◆ Extracted information

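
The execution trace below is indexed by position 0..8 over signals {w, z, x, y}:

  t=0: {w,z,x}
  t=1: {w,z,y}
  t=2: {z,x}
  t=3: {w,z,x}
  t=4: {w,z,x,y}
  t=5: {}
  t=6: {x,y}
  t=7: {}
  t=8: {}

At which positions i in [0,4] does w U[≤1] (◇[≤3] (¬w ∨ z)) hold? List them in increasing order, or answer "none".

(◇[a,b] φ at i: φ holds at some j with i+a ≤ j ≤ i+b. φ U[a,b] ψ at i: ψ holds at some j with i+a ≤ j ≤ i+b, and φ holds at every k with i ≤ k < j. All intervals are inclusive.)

0, 1, 2, 3, 4

Evaluate at each i in [0,4]:
  i=0: ✓ (rhs at j=0)
  i=1: ✓ (rhs at j=1)
  i=2: ✓ (rhs at j=2)
  i=3: ✓ (rhs at j=3)
  i=4: ✓ (rhs at j=4)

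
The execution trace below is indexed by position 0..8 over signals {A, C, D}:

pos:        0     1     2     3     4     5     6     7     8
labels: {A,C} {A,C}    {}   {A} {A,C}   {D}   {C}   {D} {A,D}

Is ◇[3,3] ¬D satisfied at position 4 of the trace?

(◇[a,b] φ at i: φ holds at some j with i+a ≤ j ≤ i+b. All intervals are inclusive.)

Does not hold

Check ¬D at each j in [7,7]:
  j=7: false
No position in the window satisfies it → formula fails.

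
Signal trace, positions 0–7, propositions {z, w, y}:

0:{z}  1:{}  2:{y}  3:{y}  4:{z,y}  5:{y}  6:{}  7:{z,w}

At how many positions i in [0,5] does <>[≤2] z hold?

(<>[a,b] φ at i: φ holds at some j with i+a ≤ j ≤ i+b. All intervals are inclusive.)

Evaluate at each i in [0,5]:
  i=0: ✓ (witness j=0)
  i=1: ✗ (none in [1,3])
  i=2: ✓ (witness j=4)
  i=3: ✓ (witness j=4)
  i=4: ✓ (witness j=4)
  i=5: ✓ (witness j=7)
Positions where it holds: {0, 2, 3, 4, 5} → 5.

5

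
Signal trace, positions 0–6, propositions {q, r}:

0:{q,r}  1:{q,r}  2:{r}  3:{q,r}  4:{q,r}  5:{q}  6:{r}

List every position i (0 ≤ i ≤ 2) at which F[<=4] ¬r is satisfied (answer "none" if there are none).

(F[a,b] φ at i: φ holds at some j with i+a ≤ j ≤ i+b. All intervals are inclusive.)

1, 2

Evaluate at each i in [0,2]:
  i=0: ✗ (none in [0,4])
  i=1: ✓ (witness j=5)
  i=2: ✓ (witness j=5)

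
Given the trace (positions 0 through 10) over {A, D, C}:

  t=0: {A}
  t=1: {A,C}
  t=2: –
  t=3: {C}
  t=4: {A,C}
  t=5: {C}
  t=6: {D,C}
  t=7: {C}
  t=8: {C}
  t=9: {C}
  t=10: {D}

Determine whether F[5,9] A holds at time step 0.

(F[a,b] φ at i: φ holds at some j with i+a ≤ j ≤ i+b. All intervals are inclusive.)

False

Check A at each j in [5,9]:
  j=5: false
  j=6: false
  j=7: false
  j=8: false
  j=9: false
No position in the window satisfies it → formula fails.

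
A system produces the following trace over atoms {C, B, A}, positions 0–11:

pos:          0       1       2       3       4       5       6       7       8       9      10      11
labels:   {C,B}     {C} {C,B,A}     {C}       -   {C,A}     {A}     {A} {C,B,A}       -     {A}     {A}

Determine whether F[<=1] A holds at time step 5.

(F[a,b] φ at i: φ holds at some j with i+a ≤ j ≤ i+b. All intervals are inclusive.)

True

Check A at each j in [5,6]:
  j=5: true
  j=6: true
Found at j=5 → formula holds.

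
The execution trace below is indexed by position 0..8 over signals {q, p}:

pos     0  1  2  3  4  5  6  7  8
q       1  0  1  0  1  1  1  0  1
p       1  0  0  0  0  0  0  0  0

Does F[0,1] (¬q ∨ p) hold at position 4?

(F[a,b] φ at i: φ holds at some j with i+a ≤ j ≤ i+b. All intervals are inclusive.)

Check (¬q ∨ p) at each j in [4,5]:
  j=4: false
  j=5: false
No position in the window satisfies it → formula fails.

Does not hold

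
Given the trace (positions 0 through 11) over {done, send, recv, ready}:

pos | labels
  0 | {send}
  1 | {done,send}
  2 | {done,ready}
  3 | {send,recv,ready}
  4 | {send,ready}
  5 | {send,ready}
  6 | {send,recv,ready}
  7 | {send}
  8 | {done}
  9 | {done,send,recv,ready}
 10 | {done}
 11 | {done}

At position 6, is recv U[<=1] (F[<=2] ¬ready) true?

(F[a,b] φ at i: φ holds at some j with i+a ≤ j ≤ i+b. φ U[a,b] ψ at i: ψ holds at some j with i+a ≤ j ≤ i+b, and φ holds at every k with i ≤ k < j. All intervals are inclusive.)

Holds

Need some j in [6,7] with F[<=2] ¬ready, and recv at every k in [6,j-1].
  j=6: F[<=2] ¬ready holds; no prefix to check → satisfied.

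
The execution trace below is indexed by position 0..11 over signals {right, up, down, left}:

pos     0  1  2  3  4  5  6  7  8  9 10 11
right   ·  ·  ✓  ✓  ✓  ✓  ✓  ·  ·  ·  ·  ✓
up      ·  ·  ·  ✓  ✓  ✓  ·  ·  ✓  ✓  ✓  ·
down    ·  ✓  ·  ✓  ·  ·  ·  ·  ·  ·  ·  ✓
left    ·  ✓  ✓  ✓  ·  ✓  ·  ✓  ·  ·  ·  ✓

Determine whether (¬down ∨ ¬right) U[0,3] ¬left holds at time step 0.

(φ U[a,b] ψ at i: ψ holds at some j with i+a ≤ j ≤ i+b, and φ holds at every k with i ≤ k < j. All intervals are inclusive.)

Holds

Need some j in [0,3] with ¬left, and (¬down ∨ ¬right) at every k in [0,j-1].
  j=0: ¬left holds; no prefix to check → satisfied.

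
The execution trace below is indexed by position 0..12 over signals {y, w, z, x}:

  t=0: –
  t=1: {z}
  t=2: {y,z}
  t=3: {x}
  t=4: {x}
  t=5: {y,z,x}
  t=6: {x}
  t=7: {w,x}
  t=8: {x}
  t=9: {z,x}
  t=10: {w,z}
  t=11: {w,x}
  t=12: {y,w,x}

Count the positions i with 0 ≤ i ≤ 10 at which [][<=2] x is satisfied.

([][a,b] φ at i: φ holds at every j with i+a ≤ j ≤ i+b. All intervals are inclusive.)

5

Evaluate at each i in [0,10]:
  i=0: ✗ (fails at j=0)
  i=1: ✗ (fails at j=1)
  i=2: ✗ (fails at j=2)
  i=3: ✓ (all of [3,5])
  i=4: ✓ (all of [4,6])
  i=5: ✓ (all of [5,7])
  i=6: ✓ (all of [6,8])
  i=7: ✓ (all of [7,9])
  i=8: ✗ (fails at j=10)
  i=9: ✗ (fails at j=10)
  i=10: ✗ (fails at j=10)
Positions where it holds: {3, 4, 5, 6, 7} → 5.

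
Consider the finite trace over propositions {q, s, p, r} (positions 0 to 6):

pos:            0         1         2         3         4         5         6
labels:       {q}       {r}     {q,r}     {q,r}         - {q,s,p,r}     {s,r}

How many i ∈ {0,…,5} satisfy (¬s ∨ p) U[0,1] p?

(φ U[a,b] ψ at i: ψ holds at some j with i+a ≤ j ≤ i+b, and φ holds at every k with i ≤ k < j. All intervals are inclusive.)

Evaluate at each i in [0,5]:
  i=0: ✗ (no rhs in [0,1])
  i=1: ✗ (no rhs in [1,2])
  i=2: ✗ (no rhs in [2,3])
  i=3: ✗ (no rhs in [3,4])
  i=4: ✓ (rhs at j=5; lhs holds on [4,4])
  i=5: ✓ (rhs at j=5)
Positions where it holds: {4, 5} → 2.

2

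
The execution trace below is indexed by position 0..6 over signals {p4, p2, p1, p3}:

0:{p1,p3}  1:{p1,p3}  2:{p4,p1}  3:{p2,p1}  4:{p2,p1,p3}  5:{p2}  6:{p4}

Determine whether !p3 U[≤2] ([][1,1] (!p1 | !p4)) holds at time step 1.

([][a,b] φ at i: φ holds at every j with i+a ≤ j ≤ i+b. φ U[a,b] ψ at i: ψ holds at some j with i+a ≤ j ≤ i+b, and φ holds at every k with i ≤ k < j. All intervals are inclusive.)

Need some j in [1,3] with [][1,1] (!p1 | !p4), and !p3 at every k in [1,j-1].
  j=1: [][1,1] (!p1 | !p4) — fails at 2.
  j=2: [][1,1] (!p1 | !p4) holds, but !p3 fails at k=1 → not this j.
  j=3: [][1,1] (!p1 | !p4) holds, but !p3 fails at k=1 → not this j.
No j in the window works → until fails.

False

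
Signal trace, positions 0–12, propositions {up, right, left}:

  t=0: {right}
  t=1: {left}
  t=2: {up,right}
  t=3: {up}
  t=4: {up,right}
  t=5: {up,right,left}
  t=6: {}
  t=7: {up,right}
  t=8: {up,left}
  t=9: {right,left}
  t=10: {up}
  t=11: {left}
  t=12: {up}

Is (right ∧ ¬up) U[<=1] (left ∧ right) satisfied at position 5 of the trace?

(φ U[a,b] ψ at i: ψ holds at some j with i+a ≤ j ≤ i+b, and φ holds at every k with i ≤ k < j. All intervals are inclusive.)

Need some j in [5,6] with (left ∧ right), and (right ∧ ¬up) at every k in [5,j-1].
  j=5: (left ∧ right) holds; no prefix to check → satisfied.

Holds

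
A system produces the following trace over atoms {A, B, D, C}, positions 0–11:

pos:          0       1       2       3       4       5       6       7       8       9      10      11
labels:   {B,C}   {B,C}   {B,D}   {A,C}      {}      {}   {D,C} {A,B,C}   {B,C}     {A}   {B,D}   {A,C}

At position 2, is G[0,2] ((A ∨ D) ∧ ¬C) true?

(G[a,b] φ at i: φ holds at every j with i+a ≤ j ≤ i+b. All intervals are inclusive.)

Check ((A ∨ D) ∧ ¬C) at every j in [2,4]:
  j=2: true
  j=3: false
  j=4: false
Fails at j=3 → formula fails.

No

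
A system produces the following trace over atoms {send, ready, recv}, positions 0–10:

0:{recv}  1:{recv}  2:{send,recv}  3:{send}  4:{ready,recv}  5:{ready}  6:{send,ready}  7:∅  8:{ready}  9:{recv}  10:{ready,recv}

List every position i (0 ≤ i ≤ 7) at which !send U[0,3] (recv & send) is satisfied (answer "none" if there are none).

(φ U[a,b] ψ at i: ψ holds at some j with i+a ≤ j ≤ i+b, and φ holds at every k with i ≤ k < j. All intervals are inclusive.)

0, 1, 2

Evaluate at each i in [0,7]:
  i=0: ✓ (rhs at j=2; lhs holds on [0,1])
  i=1: ✓ (rhs at j=2; lhs holds on [1,1])
  i=2: ✓ (rhs at j=2)
  i=3: ✗ (no rhs in [3,6])
  i=4: ✗ (no rhs in [4,7])
  i=5: ✗ (no rhs in [5,8])
  i=6: ✗ (no rhs in [6,9])
  i=7: ✗ (no rhs in [7,10])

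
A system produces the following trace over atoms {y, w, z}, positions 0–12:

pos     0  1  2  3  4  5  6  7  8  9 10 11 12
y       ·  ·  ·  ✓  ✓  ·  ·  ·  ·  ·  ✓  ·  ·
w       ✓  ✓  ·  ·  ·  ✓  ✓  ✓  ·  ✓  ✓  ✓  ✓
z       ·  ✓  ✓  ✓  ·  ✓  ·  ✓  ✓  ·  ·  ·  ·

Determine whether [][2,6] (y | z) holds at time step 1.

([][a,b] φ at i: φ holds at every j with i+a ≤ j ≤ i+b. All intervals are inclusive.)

False

Check (y | z) at every j in [3,7]:
  j=3: true
  j=4: true
  j=5: true
  j=6: false
  j=7: true
Fails at j=6 → formula fails.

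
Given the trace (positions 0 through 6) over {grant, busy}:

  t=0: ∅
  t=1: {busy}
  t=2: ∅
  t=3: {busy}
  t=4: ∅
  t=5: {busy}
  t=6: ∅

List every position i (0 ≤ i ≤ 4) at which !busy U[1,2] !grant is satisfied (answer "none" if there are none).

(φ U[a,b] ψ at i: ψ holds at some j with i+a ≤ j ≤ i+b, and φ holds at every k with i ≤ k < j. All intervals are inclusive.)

Evaluate at each i in [0,4]:
  i=0: ✓ (rhs at j=1; lhs holds on [0,0])
  i=1: ✗ (lhs fails at k=1 before rhs at j=2)
  i=2: ✓ (rhs at j=3; lhs holds on [2,2])
  i=3: ✗ (lhs fails at k=3 before rhs at j=4)
  i=4: ✓ (rhs at j=5; lhs holds on [4,4])

0, 2, 4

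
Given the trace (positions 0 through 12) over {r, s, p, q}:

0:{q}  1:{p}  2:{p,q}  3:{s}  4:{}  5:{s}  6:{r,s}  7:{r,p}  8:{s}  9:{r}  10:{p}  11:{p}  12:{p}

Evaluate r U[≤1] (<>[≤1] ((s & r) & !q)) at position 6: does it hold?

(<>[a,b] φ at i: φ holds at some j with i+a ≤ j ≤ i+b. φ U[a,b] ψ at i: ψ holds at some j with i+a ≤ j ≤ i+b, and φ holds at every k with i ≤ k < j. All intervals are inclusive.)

Holds

Need some j in [6,7] with <>[≤1] ((s & r) & !q), and r at every k in [6,j-1].
  j=6: <>[≤1] ((s & r) & !q) holds; no prefix to check → satisfied.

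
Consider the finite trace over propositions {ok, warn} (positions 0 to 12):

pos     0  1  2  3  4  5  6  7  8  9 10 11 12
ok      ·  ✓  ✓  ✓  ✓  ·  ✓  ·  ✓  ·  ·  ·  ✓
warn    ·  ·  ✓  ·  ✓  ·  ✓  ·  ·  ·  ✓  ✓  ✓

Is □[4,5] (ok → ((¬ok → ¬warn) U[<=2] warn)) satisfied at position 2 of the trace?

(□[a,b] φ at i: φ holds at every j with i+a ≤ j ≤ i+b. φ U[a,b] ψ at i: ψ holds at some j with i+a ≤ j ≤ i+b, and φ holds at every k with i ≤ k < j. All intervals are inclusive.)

True

Check (ok → ((¬ok → ¬warn) U[<=2] warn)) at every j in [6,7]:
  j=6: antecedent true; consequent holds → ✓
  j=7: antecedent false → ✓
All positions satisfy it → formula holds.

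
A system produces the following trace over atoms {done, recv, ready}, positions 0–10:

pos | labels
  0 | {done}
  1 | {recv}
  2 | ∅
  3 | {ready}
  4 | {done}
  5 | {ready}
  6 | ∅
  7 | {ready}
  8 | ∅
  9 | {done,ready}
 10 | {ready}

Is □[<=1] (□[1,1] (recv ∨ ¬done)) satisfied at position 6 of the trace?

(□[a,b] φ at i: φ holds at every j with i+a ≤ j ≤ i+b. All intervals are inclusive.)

Yes

Check □[1,1] (recv ∨ ¬done) at every j in [6,7]:
  j=6: holds on [7,7]
  j=7: holds on [8,8]
All positions satisfy it → formula holds.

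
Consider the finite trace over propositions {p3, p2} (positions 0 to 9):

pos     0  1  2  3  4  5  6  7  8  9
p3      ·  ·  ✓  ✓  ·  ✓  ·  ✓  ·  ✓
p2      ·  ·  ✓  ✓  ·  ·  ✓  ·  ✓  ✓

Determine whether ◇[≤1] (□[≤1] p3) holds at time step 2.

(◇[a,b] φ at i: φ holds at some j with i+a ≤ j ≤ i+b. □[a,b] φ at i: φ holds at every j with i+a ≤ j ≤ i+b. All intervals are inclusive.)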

◆ What to produce
In the records above, find every line with the word "grant" and copy it.

◆ Result of the exercise
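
Given the trace (positions 0 through 6) over {grant, busy}:
List every position i (0 ≤ i ≤ 4) at which !busy U[1,2] !grant is satisfied (answer "none" if there are none).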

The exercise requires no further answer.